EXTRACTED INFORMATION:
=-=-=
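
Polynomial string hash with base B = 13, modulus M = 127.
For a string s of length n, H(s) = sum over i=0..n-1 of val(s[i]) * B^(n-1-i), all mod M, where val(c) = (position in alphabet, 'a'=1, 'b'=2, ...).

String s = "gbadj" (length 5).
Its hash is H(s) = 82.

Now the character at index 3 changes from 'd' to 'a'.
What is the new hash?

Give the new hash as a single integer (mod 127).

val('d') = 4, val('a') = 1
Position k = 3, exponent = n-1-k = 1
B^1 mod M = 13^1 mod 127 = 13
Delta = (1 - 4) * 13 mod 127 = 88
New hash = (82 + 88) mod 127 = 43

Answer: 43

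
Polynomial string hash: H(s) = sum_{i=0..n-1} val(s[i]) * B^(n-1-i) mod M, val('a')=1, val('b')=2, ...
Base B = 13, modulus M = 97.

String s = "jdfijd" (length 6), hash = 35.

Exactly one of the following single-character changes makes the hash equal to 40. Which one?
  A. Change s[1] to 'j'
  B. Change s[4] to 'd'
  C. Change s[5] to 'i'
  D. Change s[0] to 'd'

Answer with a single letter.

Answer: C

Derivation:
Option A: s[1]='d'->'j', delta=(10-4)*13^4 mod 97 = 64, hash=35+64 mod 97 = 2
Option B: s[4]='j'->'d', delta=(4-10)*13^1 mod 97 = 19, hash=35+19 mod 97 = 54
Option C: s[5]='d'->'i', delta=(9-4)*13^0 mod 97 = 5, hash=35+5 mod 97 = 40 <-- target
Option D: s[0]='j'->'d', delta=(4-10)*13^5 mod 97 = 41, hash=35+41 mod 97 = 76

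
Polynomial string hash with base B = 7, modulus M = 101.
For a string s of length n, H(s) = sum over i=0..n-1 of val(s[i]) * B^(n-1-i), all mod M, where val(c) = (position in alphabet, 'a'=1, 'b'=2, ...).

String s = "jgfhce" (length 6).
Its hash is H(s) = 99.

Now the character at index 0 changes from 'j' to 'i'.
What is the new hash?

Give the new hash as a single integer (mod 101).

val('j') = 10, val('i') = 9
Position k = 0, exponent = n-1-k = 5
B^5 mod M = 7^5 mod 101 = 41
Delta = (9 - 10) * 41 mod 101 = 60
New hash = (99 + 60) mod 101 = 58

Answer: 58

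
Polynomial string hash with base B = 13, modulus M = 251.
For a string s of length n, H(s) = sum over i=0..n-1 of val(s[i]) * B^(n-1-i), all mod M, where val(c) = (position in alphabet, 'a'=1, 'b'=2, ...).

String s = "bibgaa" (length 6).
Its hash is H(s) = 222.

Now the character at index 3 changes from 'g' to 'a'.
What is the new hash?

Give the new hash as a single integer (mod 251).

val('g') = 7, val('a') = 1
Position k = 3, exponent = n-1-k = 2
B^2 mod M = 13^2 mod 251 = 169
Delta = (1 - 7) * 169 mod 251 = 241
New hash = (222 + 241) mod 251 = 212

Answer: 212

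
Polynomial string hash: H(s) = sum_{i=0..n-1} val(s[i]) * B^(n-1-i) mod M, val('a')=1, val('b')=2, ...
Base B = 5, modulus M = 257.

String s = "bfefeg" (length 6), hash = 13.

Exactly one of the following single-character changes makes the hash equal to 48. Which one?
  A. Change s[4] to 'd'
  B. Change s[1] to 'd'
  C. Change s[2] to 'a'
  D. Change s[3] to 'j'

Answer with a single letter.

Answer: B

Derivation:
Option A: s[4]='e'->'d', delta=(4-5)*5^1 mod 257 = 252, hash=13+252 mod 257 = 8
Option B: s[1]='f'->'d', delta=(4-6)*5^4 mod 257 = 35, hash=13+35 mod 257 = 48 <-- target
Option C: s[2]='e'->'a', delta=(1-5)*5^3 mod 257 = 14, hash=13+14 mod 257 = 27
Option D: s[3]='f'->'j', delta=(10-6)*5^2 mod 257 = 100, hash=13+100 mod 257 = 113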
=-=-=
PROBLEM STATEMENT: Across the listing above, how many lines include the string "from"? Answer with a single number.

SOLVED EXERCISE: 3